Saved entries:
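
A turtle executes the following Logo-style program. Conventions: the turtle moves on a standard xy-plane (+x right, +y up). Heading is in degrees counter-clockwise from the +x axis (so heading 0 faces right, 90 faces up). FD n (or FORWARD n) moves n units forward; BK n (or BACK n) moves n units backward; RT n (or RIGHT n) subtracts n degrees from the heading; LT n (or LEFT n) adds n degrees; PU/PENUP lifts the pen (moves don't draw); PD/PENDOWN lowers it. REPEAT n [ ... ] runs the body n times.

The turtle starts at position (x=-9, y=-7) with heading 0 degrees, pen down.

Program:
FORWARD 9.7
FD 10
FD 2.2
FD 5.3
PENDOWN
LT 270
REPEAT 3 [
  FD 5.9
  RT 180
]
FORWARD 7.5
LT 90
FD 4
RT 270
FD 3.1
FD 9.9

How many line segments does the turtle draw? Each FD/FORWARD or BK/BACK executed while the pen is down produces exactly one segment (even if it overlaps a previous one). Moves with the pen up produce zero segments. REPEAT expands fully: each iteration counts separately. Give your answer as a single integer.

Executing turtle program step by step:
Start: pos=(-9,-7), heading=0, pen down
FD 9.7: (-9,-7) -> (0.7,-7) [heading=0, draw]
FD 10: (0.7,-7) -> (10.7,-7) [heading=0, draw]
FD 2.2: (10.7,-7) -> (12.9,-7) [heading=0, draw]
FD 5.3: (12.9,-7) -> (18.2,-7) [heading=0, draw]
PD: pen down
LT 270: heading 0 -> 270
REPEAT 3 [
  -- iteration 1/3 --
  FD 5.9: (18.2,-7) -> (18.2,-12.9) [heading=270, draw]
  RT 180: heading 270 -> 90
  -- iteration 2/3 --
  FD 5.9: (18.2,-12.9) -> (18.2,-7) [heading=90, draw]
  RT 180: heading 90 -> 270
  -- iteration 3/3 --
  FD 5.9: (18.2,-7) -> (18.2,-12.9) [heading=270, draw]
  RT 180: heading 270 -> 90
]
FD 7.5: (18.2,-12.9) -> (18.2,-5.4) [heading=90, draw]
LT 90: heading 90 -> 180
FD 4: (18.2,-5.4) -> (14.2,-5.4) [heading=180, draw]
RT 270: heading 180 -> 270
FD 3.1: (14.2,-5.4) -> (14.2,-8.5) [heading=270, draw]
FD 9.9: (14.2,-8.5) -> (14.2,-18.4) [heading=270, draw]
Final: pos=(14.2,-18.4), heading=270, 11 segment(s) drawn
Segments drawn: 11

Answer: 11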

Work to be completed: Reproduce the entries exactly as they appear.

Task answer:
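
A turtle executes the following Logo-style program. Conventions: the turtle moves on a standard xy-plane (+x right, +y up). Heading is in degrees counter-clockwise from the +x axis (so heading 0 faces right, 90 faces up). FD n (or FORWARD n) moves n units forward; BK n (or BACK n) moves n units backward; RT n (or RIGHT n) subtracts n degrees from the heading; LT n (or LEFT n) adds n degrees; PU/PENUP lifts the pen (moves don't draw); PD/PENDOWN lowers it. REPEAT n [ ... ] runs the body n times.

The turtle starts at position (x=-9, y=-7) with heading 0 degrees, pen down.

Program:
FORWARD 9.7
FD 10
FD 2.2
FD 5.3
PENDOWN
LT 270
REPEAT 3 [
  FD 5.9
  RT 180
]
FORWARD 7.5
LT 90
FD 4
RT 270
FD 3.1
FD 9.9

How many line segments does the turtle draw? Each FD/FORWARD or BK/BACK executed while the pen is down produces exactly one segment (even if it overlaps a previous one). Moves with the pen up produce zero segments. REPEAT expands fully: each iteration counts separately. Give your answer as a single integer.

Executing turtle program step by step:
Start: pos=(-9,-7), heading=0, pen down
FD 9.7: (-9,-7) -> (0.7,-7) [heading=0, draw]
FD 10: (0.7,-7) -> (10.7,-7) [heading=0, draw]
FD 2.2: (10.7,-7) -> (12.9,-7) [heading=0, draw]
FD 5.3: (12.9,-7) -> (18.2,-7) [heading=0, draw]
PD: pen down
LT 270: heading 0 -> 270
REPEAT 3 [
  -- iteration 1/3 --
  FD 5.9: (18.2,-7) -> (18.2,-12.9) [heading=270, draw]
  RT 180: heading 270 -> 90
  -- iteration 2/3 --
  FD 5.9: (18.2,-12.9) -> (18.2,-7) [heading=90, draw]
  RT 180: heading 90 -> 270
  -- iteration 3/3 --
  FD 5.9: (18.2,-7) -> (18.2,-12.9) [heading=270, draw]
  RT 180: heading 270 -> 90
]
FD 7.5: (18.2,-12.9) -> (18.2,-5.4) [heading=90, draw]
LT 90: heading 90 -> 180
FD 4: (18.2,-5.4) -> (14.2,-5.4) [heading=180, draw]
RT 270: heading 180 -> 270
FD 3.1: (14.2,-5.4) -> (14.2,-8.5) [heading=270, draw]
FD 9.9: (14.2,-8.5) -> (14.2,-18.4) [heading=270, draw]
Final: pos=(14.2,-18.4), heading=270, 11 segment(s) drawn
Segments drawn: 11

Answer: 11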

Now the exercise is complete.